## [THE PROBLEM]
Every single record needs to be restated word for word.

## [MATERIAL SUPPLIED]

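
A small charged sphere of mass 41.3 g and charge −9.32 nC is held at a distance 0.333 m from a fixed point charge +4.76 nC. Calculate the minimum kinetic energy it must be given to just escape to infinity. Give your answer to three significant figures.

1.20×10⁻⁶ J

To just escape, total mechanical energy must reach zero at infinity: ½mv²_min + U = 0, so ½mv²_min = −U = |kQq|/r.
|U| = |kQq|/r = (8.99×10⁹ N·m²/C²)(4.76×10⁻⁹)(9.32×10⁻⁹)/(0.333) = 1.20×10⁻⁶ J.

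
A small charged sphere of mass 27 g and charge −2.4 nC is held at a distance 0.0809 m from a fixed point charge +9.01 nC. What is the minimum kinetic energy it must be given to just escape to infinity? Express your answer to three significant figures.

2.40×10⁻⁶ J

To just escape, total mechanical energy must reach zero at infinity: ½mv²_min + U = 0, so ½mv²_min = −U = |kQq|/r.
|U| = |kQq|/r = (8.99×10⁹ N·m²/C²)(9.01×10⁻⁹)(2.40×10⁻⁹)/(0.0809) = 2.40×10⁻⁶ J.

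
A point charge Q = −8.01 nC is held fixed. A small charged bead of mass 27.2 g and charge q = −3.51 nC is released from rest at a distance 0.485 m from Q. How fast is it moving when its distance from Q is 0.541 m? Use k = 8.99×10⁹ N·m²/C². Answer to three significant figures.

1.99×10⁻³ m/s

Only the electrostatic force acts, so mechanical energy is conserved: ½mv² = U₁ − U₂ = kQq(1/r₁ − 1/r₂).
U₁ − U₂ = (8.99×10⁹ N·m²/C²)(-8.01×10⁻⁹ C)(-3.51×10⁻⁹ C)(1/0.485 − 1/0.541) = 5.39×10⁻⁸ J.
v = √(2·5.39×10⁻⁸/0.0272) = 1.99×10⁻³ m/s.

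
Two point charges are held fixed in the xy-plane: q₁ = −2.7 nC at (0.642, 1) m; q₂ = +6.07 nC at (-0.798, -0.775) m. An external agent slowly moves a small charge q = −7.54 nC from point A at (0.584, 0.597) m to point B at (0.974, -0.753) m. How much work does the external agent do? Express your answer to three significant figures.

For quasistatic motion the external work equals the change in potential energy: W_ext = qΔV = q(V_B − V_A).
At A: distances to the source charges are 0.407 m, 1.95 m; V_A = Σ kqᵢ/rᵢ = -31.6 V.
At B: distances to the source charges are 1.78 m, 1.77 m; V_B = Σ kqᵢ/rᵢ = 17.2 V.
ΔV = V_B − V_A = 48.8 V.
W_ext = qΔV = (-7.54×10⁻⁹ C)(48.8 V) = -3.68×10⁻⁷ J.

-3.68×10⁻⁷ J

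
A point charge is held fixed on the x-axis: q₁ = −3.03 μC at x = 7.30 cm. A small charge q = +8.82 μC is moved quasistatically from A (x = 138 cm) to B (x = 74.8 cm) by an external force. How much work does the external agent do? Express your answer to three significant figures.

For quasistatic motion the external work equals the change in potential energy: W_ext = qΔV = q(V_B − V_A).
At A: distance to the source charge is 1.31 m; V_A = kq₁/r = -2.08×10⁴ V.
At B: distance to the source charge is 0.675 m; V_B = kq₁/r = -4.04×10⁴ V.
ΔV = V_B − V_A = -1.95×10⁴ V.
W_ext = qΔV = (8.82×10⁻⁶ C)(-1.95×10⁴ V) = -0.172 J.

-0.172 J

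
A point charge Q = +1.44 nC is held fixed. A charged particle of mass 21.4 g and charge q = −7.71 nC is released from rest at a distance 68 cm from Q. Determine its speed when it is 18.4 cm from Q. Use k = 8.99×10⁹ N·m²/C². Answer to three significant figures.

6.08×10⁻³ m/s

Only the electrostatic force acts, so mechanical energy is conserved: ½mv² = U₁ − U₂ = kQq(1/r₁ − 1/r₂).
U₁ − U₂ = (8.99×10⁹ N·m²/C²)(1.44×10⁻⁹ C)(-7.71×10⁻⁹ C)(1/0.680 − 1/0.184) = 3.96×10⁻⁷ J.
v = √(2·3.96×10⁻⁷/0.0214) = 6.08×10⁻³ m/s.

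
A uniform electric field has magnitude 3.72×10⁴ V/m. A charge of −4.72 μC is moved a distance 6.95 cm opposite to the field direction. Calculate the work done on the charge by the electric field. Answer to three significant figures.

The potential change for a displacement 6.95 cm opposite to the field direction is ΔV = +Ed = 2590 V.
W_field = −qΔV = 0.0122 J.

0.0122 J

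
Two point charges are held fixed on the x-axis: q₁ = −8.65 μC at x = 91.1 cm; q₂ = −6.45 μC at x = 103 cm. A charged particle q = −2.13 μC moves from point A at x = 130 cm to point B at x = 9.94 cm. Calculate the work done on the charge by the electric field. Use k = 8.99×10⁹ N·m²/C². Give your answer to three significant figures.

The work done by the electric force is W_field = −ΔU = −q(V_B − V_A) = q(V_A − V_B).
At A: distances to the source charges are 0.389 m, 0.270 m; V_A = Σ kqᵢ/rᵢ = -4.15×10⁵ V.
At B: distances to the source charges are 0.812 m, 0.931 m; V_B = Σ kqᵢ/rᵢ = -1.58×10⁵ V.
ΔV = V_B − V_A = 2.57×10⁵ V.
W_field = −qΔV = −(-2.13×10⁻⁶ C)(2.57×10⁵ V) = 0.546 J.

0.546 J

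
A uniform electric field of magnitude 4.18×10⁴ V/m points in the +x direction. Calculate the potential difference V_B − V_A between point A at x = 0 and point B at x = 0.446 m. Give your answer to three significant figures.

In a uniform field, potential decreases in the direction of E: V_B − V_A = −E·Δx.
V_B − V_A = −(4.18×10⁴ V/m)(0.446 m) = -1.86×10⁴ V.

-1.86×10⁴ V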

## [EXPECTED OUTPUT]
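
A small charged sphere of mass 41.3 g and charge −9.32 nC is held at a distance 0.333 m from a fixed point charge +4.76 nC. Calculate the minimum kinetic energy it must be given to just escape to infinity. Give your answer to three significant figures.

1.20×10⁻⁶ J

To just escape, total mechanical energy must reach zero at infinity: ½mv²_min + U = 0, so ½mv²_min = −U = |kQq|/r.
|U| = |kQq|/r = (8.99×10⁹ N·m²/C²)(4.76×10⁻⁹)(9.32×10⁻⁹)/(0.333) = 1.20×10⁻⁶ J.

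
A small charged sphere of mass 27 g and charge −2.4 nC is held at a distance 0.0809 m from a fixed point charge +9.01 nC. What is the minimum kinetic energy it must be given to just escape to infinity? Express your answer to three significant figures.

2.40×10⁻⁶ J

To just escape, total mechanical energy must reach zero at infinity: ½mv²_min + U = 0, so ½mv²_min = −U = |kQq|/r.
|U| = |kQq|/r = (8.99×10⁹ N·m²/C²)(9.01×10⁻⁹)(2.40×10⁻⁹)/(0.0809) = 2.40×10⁻⁶ J.

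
A point charge Q = −8.01 nC is held fixed. A small charged bead of mass 27.2 g and charge q = −3.51 nC is released from rest at a distance 0.485 m from Q. How fast is it moving when its distance from Q is 0.541 m? Use k = 8.99×10⁹ N·m²/C². Answer to three significant figures.

1.99×10⁻³ m/s

Only the electrostatic force acts, so mechanical energy is conserved: ½mv² = U₁ − U₂ = kQq(1/r₁ − 1/r₂).
U₁ − U₂ = (8.99×10⁹ N·m²/C²)(-8.01×10⁻⁹ C)(-3.51×10⁻⁹ C)(1/0.485 − 1/0.541) = 5.39×10⁻⁸ J.
v = √(2·5.39×10⁻⁸/0.0272) = 1.99×10⁻³ m/s.

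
Two point charges are held fixed in the xy-plane: q₁ = −2.7 nC at (0.642, 1) m; q₂ = +6.07 nC at (-0.798, -0.775) m. An external agent slowly moves a small charge q = −7.54 nC from point A at (0.584, 0.597) m to point B at (0.974, -0.753) m. How much work does the external agent do? Express your answer to three significant figures.

For quasistatic motion the external work equals the change in potential energy: W_ext = qΔV = q(V_B − V_A).
At A: distances to the source charges are 0.407 m, 1.95 m; V_A = Σ kqᵢ/rᵢ = -31.6 V.
At B: distances to the source charges are 1.78 m, 1.77 m; V_B = Σ kqᵢ/rᵢ = 17.2 V.
ΔV = V_B − V_A = 48.8 V.
W_ext = qΔV = (-7.54×10⁻⁹ C)(48.8 V) = -3.68×10⁻⁷ J.

-3.68×10⁻⁷ J

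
A point charge is held fixed on the x-axis: q₁ = −3.03 μC at x = 7.30 cm. A small charge q = +8.82 μC is moved quasistatically from A (x = 138 cm) to B (x = 74.8 cm) by an external force. How much work does the external agent do? Express your answer to three significant figures.

For quasistatic motion the external work equals the change in potential energy: W_ext = qΔV = q(V_B − V_A).
At A: distance to the source charge is 1.31 m; V_A = kq₁/r = -2.08×10⁴ V.
At B: distance to the source charge is 0.675 m; V_B = kq₁/r = -4.04×10⁴ V.
ΔV = V_B − V_A = -1.95×10⁴ V.
W_ext = qΔV = (8.82×10⁻⁶ C)(-1.95×10⁴ V) = -0.172 J.

-0.172 J

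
A point charge Q = +1.44 nC is held fixed. A charged particle of mass 21.4 g and charge q = −7.71 nC is released from rest at a distance 68 cm from Q. Determine its speed when it is 18.4 cm from Q. Use k = 8.99×10⁹ N·m²/C². Answer to three significant figures.

6.08×10⁻³ m/s

Only the electrostatic force acts, so mechanical energy is conserved: ½mv² = U₁ − U₂ = kQq(1/r₁ − 1/r₂).
U₁ − U₂ = (8.99×10⁹ N·m²/C²)(1.44×10⁻⁹ C)(-7.71×10⁻⁹ C)(1/0.680 − 1/0.184) = 3.96×10⁻⁷ J.
v = √(2·3.96×10⁻⁷/0.0214) = 6.08×10⁻³ m/s.

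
A uniform electric field has magnitude 3.72×10⁴ V/m. A charge of −4.72 μC is moved a distance 6.95 cm opposite to the field direction. Calculate the work done on the charge by the electric field. Answer to three significant figures.

The potential change for a displacement 6.95 cm opposite to the field direction is ΔV = +Ed = 2590 V.
W_field = −qΔV = 0.0122 J.

0.0122 J

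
Two point charges are held fixed on the x-axis: q₁ = −8.65 μC at x = 91.1 cm; q₂ = −6.45 μC at x = 103 cm. A charged particle q = −2.13 μC moves from point A at x = 130 cm to point B at x = 9.94 cm. Calculate the work done on the charge by the electric field. Use k = 8.99×10⁹ N·m²/C². Give your answer to three significant figures.

The work done by the electric force is W_field = −ΔU = −q(V_B − V_A) = q(V_A − V_B).
At A: distances to the source charges are 0.389 m, 0.270 m; V_A = Σ kqᵢ/rᵢ = -4.15×10⁵ V.
At B: distances to the source charges are 0.812 m, 0.931 m; V_B = Σ kqᵢ/rᵢ = -1.58×10⁵ V.
ΔV = V_B − V_A = 2.57×10⁵ V.
W_field = −qΔV = −(-2.13×10⁻⁶ C)(2.57×10⁵ V) = 0.546 J.

0.546 J

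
A uniform electric field of magnitude 4.18×10⁴ V/m points in the +x direction. Calculate the potential difference V_B − V_A between point A at x = 0 and point B at x = 0.446 m. Give your answer to three significant figures.

In a uniform field, potential decreases in the direction of E: V_B − V_A = −E·Δx.
V_B − V_A = −(4.18×10⁴ V/m)(0.446 m) = -1.86×10⁴ V.

-1.86×10⁴ V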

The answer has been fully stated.